» **YOUR ASSIGNMENT**: List each line of the data that holds the string "module", please.

(Beginning of MATERIAL PROVIDED)

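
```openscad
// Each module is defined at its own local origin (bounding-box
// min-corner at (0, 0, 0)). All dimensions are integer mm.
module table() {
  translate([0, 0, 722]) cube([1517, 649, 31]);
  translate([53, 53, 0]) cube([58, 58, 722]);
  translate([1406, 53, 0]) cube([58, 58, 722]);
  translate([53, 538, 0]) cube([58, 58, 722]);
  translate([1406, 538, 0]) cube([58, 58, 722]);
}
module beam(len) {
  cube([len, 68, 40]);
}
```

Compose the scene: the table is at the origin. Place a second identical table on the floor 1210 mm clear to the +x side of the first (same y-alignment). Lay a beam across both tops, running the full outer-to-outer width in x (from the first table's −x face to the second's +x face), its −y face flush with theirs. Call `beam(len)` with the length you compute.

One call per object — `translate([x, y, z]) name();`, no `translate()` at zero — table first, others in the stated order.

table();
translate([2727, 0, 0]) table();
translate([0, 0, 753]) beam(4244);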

(End of MATERIAL PROVIDED)
(Beginning of MATERIAL PROVIDED)

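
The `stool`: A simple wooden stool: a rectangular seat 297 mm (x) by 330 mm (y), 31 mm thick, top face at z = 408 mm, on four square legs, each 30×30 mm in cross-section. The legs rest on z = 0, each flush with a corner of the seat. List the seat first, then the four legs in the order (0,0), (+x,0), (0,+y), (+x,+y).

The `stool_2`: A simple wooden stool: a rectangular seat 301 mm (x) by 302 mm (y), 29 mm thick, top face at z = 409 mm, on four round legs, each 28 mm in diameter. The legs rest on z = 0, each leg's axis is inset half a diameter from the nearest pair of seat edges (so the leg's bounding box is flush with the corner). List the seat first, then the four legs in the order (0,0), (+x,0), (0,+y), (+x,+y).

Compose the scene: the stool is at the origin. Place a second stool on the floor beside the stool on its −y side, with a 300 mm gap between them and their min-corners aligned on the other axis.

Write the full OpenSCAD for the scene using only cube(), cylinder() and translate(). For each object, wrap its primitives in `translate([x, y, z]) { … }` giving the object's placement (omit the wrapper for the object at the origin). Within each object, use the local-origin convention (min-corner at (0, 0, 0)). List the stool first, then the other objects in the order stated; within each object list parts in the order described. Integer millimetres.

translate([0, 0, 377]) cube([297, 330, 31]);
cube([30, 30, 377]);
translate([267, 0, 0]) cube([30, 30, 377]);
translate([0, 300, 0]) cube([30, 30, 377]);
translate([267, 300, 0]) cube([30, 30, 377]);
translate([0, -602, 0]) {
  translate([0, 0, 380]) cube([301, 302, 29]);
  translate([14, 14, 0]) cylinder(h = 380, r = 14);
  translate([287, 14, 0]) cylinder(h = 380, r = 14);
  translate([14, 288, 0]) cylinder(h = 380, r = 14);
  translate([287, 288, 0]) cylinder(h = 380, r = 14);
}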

(End of MATERIAL PROVIDED)

» **SOLVED PROBLEM**:
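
// Each module is defined at its own local origin (bounding-box
module table() {
module beam(len) {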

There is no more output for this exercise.